START Given information

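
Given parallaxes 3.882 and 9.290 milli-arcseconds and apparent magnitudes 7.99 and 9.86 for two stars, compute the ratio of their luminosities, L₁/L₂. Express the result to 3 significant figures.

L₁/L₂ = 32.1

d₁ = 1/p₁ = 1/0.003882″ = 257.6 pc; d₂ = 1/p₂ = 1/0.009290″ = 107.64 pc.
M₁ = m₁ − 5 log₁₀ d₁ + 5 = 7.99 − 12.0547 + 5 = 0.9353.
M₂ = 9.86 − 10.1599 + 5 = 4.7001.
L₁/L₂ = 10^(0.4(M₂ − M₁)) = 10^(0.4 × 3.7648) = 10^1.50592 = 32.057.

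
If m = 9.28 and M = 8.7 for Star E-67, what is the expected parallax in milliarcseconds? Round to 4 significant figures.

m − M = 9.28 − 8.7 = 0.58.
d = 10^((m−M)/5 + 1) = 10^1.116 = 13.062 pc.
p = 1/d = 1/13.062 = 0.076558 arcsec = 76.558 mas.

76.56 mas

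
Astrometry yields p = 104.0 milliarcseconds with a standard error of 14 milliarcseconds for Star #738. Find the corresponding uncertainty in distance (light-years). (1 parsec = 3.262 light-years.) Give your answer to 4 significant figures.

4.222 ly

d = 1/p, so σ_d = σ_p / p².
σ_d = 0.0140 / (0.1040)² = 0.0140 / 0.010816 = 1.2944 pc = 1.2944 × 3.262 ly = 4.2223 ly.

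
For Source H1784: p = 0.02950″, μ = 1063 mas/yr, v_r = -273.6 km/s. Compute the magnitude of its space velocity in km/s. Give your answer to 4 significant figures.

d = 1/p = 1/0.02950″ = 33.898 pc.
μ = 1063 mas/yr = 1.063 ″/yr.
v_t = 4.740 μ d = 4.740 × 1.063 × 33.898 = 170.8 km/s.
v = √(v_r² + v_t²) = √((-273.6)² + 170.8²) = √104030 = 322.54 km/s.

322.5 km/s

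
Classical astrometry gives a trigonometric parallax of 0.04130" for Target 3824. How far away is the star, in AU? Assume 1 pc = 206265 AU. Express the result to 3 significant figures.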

END Given information

◆ Aim of the task ◆
Repeat the records, every one of them, without any deviation.

◆ Exercise result ◆
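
Given parallaxes 3.882 and 9.290 milli-arcseconds and apparent magnitudes 7.99 and 9.86 for two stars, compute the ratio of their luminosities, L₁/L₂. Express the result to 3 significant figures.

L₁/L₂ = 32.1

d₁ = 1/p₁ = 1/0.003882″ = 257.6 pc; d₂ = 1/p₂ = 1/0.009290″ = 107.64 pc.
M₁ = m₁ − 5 log₁₀ d₁ + 5 = 7.99 − 12.0547 + 5 = 0.9353.
M₂ = 9.86 − 10.1599 + 5 = 4.7001.
L₁/L₂ = 10^(0.4(M₂ − M₁)) = 10^(0.4 × 3.7648) = 10^1.50592 = 32.057.

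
If m = 9.28 and M = 8.7 for Star E-67, what is the expected parallax in milliarcseconds? Round to 4 significant figures.

m − M = 9.28 − 8.7 = 0.58.
d = 10^((m−M)/5 + 1) = 10^1.116 = 13.062 pc.
p = 1/d = 1/13.062 = 0.076558 arcsec = 76.558 mas.

76.56 mas

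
Astrometry yields p = 104.0 milliarcseconds with a standard error of 14 milliarcseconds for Star #738. Find the corresponding uncertainty in distance (light-years). (1 parsec = 3.262 light-years.) Give your answer to 4 significant figures.

4.222 ly

d = 1/p, so σ_d = σ_p / p².
σ_d = 0.0140 / (0.1040)² = 0.0140 / 0.010816 = 1.2944 pc = 1.2944 × 3.262 ly = 4.2223 ly.

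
For Source H1784: p = 0.02950″, μ = 1063 mas/yr, v_r = -273.6 km/s. Compute the magnitude of its space velocity in km/s. Give your answer to 4 significant figures.

d = 1/p = 1/0.02950″ = 33.898 pc.
μ = 1063 mas/yr = 1.063 ″/yr.
v_t = 4.740 μ d = 4.740 × 1.063 × 33.898 = 170.8 km/s.
v = √(v_r² + v_t²) = √((-273.6)² + 170.8²) = √104030 = 322.54 km/s.

322.5 km/s

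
Classical astrometry gives a trigonometric parallax of 0.04130" for Target 3824. How far away is the star, in AU? Assume 1 pc = 206265 AU. Express the result to 3 significant figures.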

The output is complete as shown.